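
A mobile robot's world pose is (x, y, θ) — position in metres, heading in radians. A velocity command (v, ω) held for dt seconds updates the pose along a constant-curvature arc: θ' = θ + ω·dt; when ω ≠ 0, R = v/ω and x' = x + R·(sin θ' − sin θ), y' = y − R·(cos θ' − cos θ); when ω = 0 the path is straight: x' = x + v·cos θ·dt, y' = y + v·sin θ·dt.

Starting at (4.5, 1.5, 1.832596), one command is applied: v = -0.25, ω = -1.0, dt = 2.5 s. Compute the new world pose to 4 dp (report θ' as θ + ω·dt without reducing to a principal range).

θ' = 1.8326 + -1.0·2.5 = -0.6674
R = v/ω = -0.25/-1.0 = 0.2500
x' = 4.5 + 0.2500·(sin -0.6674 − sin 1.8326) = 4.1038
y' = 1.5 − 0.2500·(cos -0.6674 − cos 1.8326) = 1.2389

(4.1038, 1.2389, -0.6674)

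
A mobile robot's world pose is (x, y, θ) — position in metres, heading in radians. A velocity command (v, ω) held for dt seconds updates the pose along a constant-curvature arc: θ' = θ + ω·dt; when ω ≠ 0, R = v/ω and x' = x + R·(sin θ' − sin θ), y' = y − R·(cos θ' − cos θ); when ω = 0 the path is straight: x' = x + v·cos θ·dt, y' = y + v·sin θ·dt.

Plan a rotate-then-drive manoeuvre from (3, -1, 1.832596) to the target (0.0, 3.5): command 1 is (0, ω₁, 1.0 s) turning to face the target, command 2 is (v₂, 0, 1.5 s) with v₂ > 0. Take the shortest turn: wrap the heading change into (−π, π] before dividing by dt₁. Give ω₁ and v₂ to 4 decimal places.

ω₁ = 0.3262, v₂ = 3.6056

heading to target = atan2(3.5−-1, 0−3) = 2.1588
Δθ = wrap(2.1588 − 1.8326) = 0.3262; ω₁ = Δθ/dt₁ = 0.3262
distance = √((0−3)² + (3.5−-1)²) = 5.4083; v₂ = distance/dt₂ = 3.6056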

════════════════

◆ PROMPT:
Print out all the material above, unaltered.

◆ ANSWER TO THIS PROBLEM:
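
A mobile robot's world pose is (x, y, θ) — position in metres, heading in radians. A velocity command (v, ω) held for dt seconds updates the pose along a constant-curvature arc: θ' = θ + ω·dt; when ω ≠ 0, R = v/ω and x' = x + R·(sin θ' − sin θ), y' = y − R·(cos θ' − cos θ); when ω = 0 the path is straight: x' = x + v·cos θ·dt, y' = y + v·sin θ·dt.

Starting at (4.5, 1.5, 1.832596), one command is applied: v = -0.25, ω = -1.0, dt = 2.5 s. Compute the new world pose to 4 dp (report θ' as θ + ω·dt without reducing to a principal range).

θ' = 1.8326 + -1.0·2.5 = -0.6674
R = v/ω = -0.25/-1.0 = 0.2500
x' = 4.5 + 0.2500·(sin -0.6674 − sin 1.8326) = 4.1038
y' = 1.5 − 0.2500·(cos -0.6674 − cos 1.8326) = 1.2389

(4.1038, 1.2389, -0.6674)

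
A mobile robot's world pose is (x, y, θ) — position in metres, heading in radians. A velocity command (v, ω) held for dt seconds updates the pose along a constant-curvature arc: θ' = θ + ω·dt; when ω ≠ 0, R = v/ω and x' = x + R·(sin θ' − sin θ), y' = y − R·(cos θ' − cos θ); when ω = 0 the path is straight: x' = x + v·cos θ·dt, y' = y + v·sin θ·dt.

Plan a rotate-then-drive manoeuvre from (3, -1, 1.832596) to the target (0.0, 3.5): command 1 is (0, ω₁, 1.0 s) turning to face the target, command 2 is (v₂, 0, 1.5 s) with v₂ > 0. Take the shortest turn: wrap the heading change into (−π, π] before dividing by dt₁. Give ω₁ and v₂ to 4 decimal places.

ω₁ = 0.3262, v₂ = 3.6056

heading to target = atan2(3.5−-1, 0−3) = 2.1588
Δθ = wrap(2.1588 − 1.8326) = 0.3262; ω₁ = Δθ/dt₁ = 0.3262
distance = √((0−3)² + (3.5−-1)²) = 5.4083; v₂ = distance/dt₂ = 3.6056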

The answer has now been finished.